═══ Listed records

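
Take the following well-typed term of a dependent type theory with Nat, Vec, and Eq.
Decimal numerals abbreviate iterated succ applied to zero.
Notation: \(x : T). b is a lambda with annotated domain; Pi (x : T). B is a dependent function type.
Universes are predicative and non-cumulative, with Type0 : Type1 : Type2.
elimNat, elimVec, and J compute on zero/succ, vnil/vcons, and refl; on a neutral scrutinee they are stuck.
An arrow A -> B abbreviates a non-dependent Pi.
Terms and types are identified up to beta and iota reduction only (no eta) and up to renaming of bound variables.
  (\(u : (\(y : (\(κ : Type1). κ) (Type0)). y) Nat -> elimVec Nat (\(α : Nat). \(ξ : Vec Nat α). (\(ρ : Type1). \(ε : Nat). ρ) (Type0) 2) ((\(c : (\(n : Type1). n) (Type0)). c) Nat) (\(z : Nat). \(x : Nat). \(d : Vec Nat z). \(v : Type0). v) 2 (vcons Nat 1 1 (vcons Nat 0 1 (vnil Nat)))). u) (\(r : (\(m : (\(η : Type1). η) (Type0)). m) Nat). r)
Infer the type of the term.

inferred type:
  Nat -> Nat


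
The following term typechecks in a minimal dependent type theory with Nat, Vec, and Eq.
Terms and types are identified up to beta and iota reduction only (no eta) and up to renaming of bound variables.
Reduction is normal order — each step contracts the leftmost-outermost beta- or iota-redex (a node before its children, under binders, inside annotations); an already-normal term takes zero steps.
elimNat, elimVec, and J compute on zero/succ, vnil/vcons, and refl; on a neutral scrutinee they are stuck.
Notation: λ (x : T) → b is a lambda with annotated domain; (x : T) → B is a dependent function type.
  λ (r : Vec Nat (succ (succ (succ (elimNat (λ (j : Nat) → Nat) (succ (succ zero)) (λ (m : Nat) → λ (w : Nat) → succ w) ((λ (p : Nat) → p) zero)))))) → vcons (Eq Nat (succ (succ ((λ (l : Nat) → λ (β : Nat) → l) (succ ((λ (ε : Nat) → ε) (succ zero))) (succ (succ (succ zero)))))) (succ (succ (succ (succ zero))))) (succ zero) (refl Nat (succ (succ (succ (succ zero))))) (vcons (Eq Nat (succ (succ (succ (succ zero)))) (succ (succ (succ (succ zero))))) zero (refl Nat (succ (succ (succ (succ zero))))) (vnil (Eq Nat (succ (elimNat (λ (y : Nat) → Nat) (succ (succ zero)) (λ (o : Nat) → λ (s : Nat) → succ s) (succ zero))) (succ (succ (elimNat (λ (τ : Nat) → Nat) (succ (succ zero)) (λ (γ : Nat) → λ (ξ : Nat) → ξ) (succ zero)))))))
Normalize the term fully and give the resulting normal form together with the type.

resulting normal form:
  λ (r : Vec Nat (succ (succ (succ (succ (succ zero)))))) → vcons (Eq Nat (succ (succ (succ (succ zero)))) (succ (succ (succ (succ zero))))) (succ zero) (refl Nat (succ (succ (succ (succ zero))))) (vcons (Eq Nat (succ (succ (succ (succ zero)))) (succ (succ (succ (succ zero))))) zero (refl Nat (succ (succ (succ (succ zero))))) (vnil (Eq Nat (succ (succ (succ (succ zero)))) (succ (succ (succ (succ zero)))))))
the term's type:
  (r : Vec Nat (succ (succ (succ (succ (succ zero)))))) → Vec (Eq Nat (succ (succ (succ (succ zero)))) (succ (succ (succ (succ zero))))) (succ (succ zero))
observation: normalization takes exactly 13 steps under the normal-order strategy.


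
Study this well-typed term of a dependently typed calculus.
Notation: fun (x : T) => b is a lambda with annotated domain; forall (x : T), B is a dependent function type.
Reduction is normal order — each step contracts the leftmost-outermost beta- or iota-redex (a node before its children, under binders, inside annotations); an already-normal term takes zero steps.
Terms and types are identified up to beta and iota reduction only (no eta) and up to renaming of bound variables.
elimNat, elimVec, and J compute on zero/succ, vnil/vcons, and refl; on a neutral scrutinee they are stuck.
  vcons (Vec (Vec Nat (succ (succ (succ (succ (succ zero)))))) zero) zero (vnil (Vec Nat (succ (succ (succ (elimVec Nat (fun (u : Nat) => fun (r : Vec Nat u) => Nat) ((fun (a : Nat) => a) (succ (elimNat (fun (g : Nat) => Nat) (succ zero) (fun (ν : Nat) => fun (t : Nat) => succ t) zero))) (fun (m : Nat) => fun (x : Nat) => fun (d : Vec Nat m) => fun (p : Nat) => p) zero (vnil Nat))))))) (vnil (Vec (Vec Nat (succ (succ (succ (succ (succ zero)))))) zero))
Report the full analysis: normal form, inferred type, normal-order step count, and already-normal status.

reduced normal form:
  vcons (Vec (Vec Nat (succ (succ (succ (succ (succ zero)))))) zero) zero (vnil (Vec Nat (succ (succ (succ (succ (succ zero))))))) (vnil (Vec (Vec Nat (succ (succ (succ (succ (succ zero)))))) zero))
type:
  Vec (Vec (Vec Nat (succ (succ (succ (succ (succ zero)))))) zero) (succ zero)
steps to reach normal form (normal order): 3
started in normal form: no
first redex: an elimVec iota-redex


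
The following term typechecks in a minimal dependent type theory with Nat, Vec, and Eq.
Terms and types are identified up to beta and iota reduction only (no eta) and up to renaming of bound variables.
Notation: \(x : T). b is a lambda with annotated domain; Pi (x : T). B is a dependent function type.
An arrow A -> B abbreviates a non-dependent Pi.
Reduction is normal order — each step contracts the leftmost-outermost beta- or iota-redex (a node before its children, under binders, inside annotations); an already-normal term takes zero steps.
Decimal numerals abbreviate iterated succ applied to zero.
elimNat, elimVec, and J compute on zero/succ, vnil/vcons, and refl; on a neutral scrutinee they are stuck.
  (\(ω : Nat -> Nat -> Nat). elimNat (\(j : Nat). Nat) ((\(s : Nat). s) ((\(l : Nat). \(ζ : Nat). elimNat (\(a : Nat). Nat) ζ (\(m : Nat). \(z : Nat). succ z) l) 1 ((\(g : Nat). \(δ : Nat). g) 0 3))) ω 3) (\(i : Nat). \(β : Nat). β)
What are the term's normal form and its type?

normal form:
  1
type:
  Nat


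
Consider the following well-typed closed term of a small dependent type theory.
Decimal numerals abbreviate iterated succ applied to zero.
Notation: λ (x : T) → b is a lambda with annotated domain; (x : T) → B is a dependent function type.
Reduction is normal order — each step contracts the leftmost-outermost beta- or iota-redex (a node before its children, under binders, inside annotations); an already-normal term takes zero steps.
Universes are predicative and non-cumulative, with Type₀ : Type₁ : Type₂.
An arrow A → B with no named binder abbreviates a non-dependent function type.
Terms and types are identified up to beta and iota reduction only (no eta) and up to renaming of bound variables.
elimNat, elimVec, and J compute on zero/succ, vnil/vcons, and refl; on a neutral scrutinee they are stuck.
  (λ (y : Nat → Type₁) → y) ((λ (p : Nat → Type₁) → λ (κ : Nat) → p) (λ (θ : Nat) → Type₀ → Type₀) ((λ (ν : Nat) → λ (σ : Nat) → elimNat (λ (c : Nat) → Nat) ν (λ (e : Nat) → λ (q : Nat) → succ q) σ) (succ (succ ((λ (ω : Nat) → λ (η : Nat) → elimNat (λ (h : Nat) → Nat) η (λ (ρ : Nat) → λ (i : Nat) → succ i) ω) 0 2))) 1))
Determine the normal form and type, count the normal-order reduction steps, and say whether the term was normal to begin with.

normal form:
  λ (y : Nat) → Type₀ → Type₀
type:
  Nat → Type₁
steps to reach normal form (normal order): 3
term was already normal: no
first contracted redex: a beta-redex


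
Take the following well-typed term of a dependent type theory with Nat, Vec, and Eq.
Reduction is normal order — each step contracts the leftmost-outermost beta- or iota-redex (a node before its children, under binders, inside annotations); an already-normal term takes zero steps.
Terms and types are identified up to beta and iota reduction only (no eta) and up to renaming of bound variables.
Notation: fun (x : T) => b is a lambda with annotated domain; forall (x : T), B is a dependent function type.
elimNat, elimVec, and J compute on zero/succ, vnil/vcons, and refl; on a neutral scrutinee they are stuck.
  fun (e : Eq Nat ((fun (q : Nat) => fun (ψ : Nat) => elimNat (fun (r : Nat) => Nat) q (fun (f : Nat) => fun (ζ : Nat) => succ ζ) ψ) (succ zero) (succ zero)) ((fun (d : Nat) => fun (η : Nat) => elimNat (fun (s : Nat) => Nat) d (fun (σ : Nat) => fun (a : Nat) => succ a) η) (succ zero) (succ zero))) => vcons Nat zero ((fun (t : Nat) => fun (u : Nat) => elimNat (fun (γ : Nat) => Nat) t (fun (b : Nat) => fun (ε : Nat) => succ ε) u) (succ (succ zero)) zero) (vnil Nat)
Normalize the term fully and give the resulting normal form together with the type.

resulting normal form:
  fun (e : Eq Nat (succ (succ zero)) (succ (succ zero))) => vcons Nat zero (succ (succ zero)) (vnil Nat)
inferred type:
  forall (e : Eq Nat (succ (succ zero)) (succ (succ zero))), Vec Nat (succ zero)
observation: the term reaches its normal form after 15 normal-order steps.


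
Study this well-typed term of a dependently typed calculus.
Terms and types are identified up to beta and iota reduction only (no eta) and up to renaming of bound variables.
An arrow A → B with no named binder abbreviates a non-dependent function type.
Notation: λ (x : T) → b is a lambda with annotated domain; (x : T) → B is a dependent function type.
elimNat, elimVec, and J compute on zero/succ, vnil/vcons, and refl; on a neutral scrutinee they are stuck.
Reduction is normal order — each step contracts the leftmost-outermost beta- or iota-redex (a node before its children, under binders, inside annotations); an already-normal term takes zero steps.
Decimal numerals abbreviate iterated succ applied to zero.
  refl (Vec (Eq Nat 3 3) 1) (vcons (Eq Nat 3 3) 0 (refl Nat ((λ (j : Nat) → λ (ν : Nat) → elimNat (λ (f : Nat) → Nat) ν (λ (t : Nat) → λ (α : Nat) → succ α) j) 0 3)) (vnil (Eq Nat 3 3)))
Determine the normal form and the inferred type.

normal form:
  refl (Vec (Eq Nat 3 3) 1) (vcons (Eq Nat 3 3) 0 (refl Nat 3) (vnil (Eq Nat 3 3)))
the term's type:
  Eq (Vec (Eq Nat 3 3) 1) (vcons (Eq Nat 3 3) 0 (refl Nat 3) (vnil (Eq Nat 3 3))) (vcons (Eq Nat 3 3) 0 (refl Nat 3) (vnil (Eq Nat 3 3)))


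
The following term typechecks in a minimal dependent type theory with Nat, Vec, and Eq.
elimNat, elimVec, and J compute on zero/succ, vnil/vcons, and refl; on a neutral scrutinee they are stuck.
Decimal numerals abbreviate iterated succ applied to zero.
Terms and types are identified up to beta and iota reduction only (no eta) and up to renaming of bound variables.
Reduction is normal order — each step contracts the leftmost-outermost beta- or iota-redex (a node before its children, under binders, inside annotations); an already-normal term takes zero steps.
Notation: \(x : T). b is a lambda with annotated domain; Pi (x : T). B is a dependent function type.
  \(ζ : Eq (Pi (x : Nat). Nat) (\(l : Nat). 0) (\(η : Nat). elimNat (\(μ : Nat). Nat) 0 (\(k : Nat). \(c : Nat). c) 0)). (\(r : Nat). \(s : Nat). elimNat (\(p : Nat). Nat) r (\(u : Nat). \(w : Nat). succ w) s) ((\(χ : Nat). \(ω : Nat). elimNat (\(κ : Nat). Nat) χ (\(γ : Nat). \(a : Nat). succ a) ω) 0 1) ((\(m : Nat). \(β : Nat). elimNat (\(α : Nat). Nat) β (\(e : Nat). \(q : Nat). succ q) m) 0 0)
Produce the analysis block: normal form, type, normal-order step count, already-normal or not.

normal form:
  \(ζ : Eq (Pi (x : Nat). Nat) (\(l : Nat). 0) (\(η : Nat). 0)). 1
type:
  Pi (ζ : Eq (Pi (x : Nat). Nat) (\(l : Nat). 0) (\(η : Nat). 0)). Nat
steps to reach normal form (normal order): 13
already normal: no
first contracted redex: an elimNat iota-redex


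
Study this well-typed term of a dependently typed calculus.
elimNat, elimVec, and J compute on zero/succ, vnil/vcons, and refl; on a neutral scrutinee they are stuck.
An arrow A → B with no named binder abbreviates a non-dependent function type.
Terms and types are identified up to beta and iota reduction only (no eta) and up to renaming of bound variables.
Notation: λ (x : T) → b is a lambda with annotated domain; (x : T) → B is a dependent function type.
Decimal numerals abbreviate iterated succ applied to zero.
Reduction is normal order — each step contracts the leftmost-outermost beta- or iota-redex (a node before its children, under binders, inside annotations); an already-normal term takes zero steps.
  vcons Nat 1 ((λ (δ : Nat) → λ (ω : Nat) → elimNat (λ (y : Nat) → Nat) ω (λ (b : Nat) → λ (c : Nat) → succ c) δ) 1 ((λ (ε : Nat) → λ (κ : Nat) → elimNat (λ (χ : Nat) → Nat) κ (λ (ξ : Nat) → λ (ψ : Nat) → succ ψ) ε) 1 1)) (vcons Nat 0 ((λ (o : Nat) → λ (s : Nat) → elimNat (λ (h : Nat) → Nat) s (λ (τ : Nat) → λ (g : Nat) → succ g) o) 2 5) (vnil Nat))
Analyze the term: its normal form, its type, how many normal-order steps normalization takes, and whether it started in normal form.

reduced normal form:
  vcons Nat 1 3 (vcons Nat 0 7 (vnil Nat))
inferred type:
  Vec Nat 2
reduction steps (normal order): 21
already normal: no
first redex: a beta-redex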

══════

▸ Work instruction
Which lines above hold the string "cumulative"? Copy every one of them.

▸ Response area
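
Universes are predicative and non-cumulative, with Type0 : Type1 : Type2.
Universes are predicative and non-cumulative, with Type₀ : Type₁ : Type₂.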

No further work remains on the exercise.